■ Exercise data ■
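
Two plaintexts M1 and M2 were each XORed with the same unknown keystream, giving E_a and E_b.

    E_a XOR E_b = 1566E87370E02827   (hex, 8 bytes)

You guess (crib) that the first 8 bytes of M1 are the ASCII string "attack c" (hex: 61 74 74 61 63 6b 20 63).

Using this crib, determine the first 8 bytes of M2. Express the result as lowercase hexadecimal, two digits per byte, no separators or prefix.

Since E_a ⊕ E_b = M1 ⊕ M2, XORing with the guessed M1 bytes yields the corresponding M2 bytes: M2 = (E_a ⊕ E_b) ⊕ M1.
15 xor 61 = 74
66 xor 74 = 12
e8 xor 74 = 9c
73 xor 61 = 12
70 xor 63 = 13
e0 xor 6b = 8b
28 xor 20 = 08
27 xor 63 = 44

74129c12138b0844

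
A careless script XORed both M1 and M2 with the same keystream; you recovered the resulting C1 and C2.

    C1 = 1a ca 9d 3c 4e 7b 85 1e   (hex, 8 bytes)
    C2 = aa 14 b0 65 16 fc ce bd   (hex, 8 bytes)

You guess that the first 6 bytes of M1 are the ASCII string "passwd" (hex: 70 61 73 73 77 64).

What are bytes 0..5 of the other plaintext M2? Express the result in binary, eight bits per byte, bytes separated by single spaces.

11000000 10111111 01011110 00101010 00101111 11100011

First, C1 ⊕ C2 = (M1 ⊕ K) ⊕ (M2 ⊕ K) = M1 ⊕ M2, so the key drops out. Then M2 = (M1 ⊕ M2) ⊕ M1 over the first 6 bytes.
byte 0: (1a XOR aa) XOR 70 = b0 XOR 70 = c0
byte 1: (ca XOR 14) XOR 61 = de XOR 61 = bf
byte 2: (9d XOR b0) XOR 73 = 2d XOR 73 = 5e
byte 3: (3c XOR 65) XOR 73 = 59 XOR 73 = 2a
byte 4: (4e XOR 16) XOR 77 = 58 XOR 77 = 2f
byte 5: (7b XOR fc) XOR 64 = 87 XOR 64 = e3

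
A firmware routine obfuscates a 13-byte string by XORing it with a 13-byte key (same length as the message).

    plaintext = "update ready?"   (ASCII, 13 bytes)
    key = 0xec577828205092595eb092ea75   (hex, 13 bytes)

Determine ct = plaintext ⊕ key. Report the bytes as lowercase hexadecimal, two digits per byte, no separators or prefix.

99271c495435b22b3bd1f6934a

XOR is its own inverse, so applying the key byte-wise gives the result directly.
75 XOR ec = 99
70 XOR 57 = 27
64 XOR 78 = 1c
61 XOR 28 = 49
74 XOR 20 = 54
65 XOR 50 = 35
20 XOR 92 = b2
72 XOR 59 = 2b
65 XOR 5e = 3b
61 XOR b0 = d1
64 XOR 92 = f6
79 XOR ea = 93
3f XOR 75 = 4a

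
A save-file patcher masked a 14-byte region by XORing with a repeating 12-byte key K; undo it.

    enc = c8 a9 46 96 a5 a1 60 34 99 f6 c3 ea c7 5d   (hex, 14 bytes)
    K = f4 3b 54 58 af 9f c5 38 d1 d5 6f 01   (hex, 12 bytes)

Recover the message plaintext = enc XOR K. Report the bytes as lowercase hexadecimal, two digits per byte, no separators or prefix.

The 12-byte key repeats, so the effective keystream is f4 3b 54 58 af 9f c5 38 d1 d5 6f 01 f4 3b.
byte 0: c8 ⊕ f4 = 3c
byte 1: a9 ⊕ 3b = 92
byte 2: 46 ⊕ 54 = 12
byte 3: 96 ⊕ 58 = ce
byte 4: a5 ⊕ af = 0a
byte 5: a1 ⊕ 9f = 3e
byte 6: 60 ⊕ c5 = a5
byte 7: 34 ⊕ 38 = 0c
byte 8: 99 ⊕ d1 = 48
byte 9: f6 ⊕ d5 = 23
byte 10: c3 ⊕ 6f = ac
byte 11: ea ⊕ 01 = eb
byte 12: c7 ⊕ f4 = 33
byte 13: 5d ⊕ 3b = 66

3c9212ce0a3ea50c4823aceb3366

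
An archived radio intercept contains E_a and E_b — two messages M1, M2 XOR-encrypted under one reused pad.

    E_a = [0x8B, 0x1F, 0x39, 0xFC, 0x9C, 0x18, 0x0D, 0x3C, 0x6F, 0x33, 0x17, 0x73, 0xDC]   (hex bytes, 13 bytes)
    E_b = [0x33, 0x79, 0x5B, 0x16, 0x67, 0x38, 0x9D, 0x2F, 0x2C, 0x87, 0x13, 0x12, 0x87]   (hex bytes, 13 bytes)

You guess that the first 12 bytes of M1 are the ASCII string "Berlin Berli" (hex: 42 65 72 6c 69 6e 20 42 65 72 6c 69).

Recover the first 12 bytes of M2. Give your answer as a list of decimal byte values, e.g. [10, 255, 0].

[250, 3, 16, 134, 146, 78, 176, 81, 38, 198, 104, 8]

First, E_a ⊕ E_b = (M1 ⊕ K) ⊕ (M2 ⊕ K) = M1 ⊕ M2, so the key drops out. Then M2 = (M1 ⊕ M2) ⊕ M1 over the first 12 bytes.
byte 0: (8b XOR 33) XOR 42 = b8 XOR 42 = fa
byte 1: (1f XOR 79) XOR 65 = 66 XOR 65 = 03
byte 2: (39 XOR 5b) XOR 72 = 62 XOR 72 = 10
byte 3: (fc XOR 16) XOR 6c = ea XOR 6c = 86
byte 4: (9c XOR 67) XOR 69 = fb XOR 69 = 92
byte 5: (18 XOR 38) XOR 6e = 20 XOR 6e = 4e
byte 6: (0d XOR 9d) XOR 20 = 90 XOR 20 = b0
byte 7: (3c XOR 2f) XOR 42 = 13 XOR 42 = 51
byte 8: (6f XOR 2c) XOR 65 = 43 XOR 65 = 26
byte 9: (33 XOR 87) XOR 72 = b4 XOR 72 = c6
byte 10: (17 XOR 13) XOR 6c = 04 XOR 6c = 68
byte 11: (73 XOR 12) XOR 69 = 61 XOR 69 = 08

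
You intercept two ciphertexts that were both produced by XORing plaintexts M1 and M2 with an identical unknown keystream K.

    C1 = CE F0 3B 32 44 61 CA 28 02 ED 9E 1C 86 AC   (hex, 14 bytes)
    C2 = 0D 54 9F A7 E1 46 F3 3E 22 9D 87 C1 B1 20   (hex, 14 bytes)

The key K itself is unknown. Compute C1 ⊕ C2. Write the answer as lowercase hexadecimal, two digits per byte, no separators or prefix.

C1 ⊕ C2 = (M1 ⊕ K) ⊕ (M2 ⊕ K) = M1 ⊕ M2 — the shared key cancels under XOR.
byte 0: 11001110 ⊕ 00001101 = 11000011
byte 1: 11110000 ⊕ 01010100 = 10100100
byte 2: 00111011 ⊕ 10011111 = 10100100
byte 3: 00110010 ⊕ 10100111 = 10010101
byte 4: 01000100 ⊕ 11100001 = 10100101
byte 5: 01100001 ⊕ 01000110 = 00100111
byte 6: 11001010 ⊕ 11110011 = 00111001
byte 7: 00101000 ⊕ 00111110 = 00010110
byte 8: 00000010 ⊕ 00100010 = 00100000
byte 9: 11101101 ⊕ 10011101 = 01110000
byte 10: 10011110 ⊕ 10000111 = 00011001
byte 11: 00011100 ⊕ 11000001 = 11011101
byte 12: 10000110 ⊕ 10110001 = 00110111
byte 13: 10101100 ⊕ 00100000 = 10001100

c3a4a495a5273916207019dd378c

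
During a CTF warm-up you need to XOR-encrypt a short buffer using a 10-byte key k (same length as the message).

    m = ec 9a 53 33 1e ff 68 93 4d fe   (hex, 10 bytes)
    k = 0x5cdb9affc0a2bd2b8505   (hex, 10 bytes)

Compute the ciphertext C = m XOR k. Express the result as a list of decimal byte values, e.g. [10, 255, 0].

[176, 65, 201, 204, 222, 93, 213, 184, 200, 251]

ec xor 5c = b0
9a xor db = 41
53 xor 9a = c9
33 xor ff = cc
1e xor c0 = de
ff xor a2 = 5d
68 xor bd = d5
93 xor 2b = b8
4d xor 85 = c8
fe xor 05 = fb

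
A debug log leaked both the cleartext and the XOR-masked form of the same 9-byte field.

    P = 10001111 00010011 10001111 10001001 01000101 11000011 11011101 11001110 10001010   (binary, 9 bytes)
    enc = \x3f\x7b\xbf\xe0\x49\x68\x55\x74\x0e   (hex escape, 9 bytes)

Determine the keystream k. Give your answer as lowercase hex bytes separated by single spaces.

b0 68 30 69 0c ab 88 ba 84

Since enc = P ⊕ k, XORing both sides with P gives k = P ⊕ enc.
8f ^ 3f = b0
13 ^ 7b = 68
8f ^ bf = 30
89 ^ e0 = 69
45 ^ 49 = 0c
c3 ^ 68 = ab
dd ^ 55 = 88
ce ^ 74 = ba
8a ^ 0e = 84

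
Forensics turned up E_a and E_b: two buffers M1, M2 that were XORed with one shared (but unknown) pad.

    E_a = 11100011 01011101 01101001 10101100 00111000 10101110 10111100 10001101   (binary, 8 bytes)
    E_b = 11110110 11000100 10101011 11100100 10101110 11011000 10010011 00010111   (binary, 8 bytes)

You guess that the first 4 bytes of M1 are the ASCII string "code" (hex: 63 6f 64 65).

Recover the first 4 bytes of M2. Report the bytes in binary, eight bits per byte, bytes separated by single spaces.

First, E_a ⊕ E_b = (M1 ⊕ K) ⊕ (M2 ⊕ K) = M1 ⊕ M2, so the key drops out. Then M2 = (M1 ⊕ M2) ⊕ M1 over the first 4 bytes.
byte 0: (e3 xor f6) xor 63 = 15 xor 63 = 76
byte 1: (5d xor c4) xor 6f = 99 xor 6f = f6
byte 2: (69 xor ab) xor 64 = c2 xor 64 = a6
byte 3: (ac xor e4) xor 65 = 48 xor 65 = 2d

01110110 11110110 10100110 00101101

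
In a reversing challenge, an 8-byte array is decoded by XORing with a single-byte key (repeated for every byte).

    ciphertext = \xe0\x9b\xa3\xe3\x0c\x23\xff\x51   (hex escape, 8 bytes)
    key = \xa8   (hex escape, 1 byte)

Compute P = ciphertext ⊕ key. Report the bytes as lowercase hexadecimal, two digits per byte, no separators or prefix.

The 1-byte key repeats, so the effective keystream is a8 a8 a8 a8 a8 a8 a8 a8.
byte 0: e0 XOR a8 = 48
byte 1: 9b XOR a8 = 33
byte 2: a3 XOR a8 = 0b
byte 3: e3 XOR a8 = 4b
byte 4: 0c XOR a8 = a4
byte 5: 23 XOR a8 = 8b
byte 6: ff XOR a8 = 57
byte 7: 51 XOR a8 = f9

48330b4ba48b57f9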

■ Goal of the exercise ■
Retype, in the same exact form, the lines of the material above from the line holding "P = 10001111" through the line holding "enc = \x3f\x7b\xbf\xe0\x49\x68\x55\x74\x0e".

■ Your response ■
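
    P = 10001111 00010011 10001111 10001001 01000101 11000011 11011101 11001110 10001010   (binary, 9 bytes)
    enc = \x3f\x7b\xbf\xe0\x49\x68\x55\x74\x0e   (hex escape, 9 bytes)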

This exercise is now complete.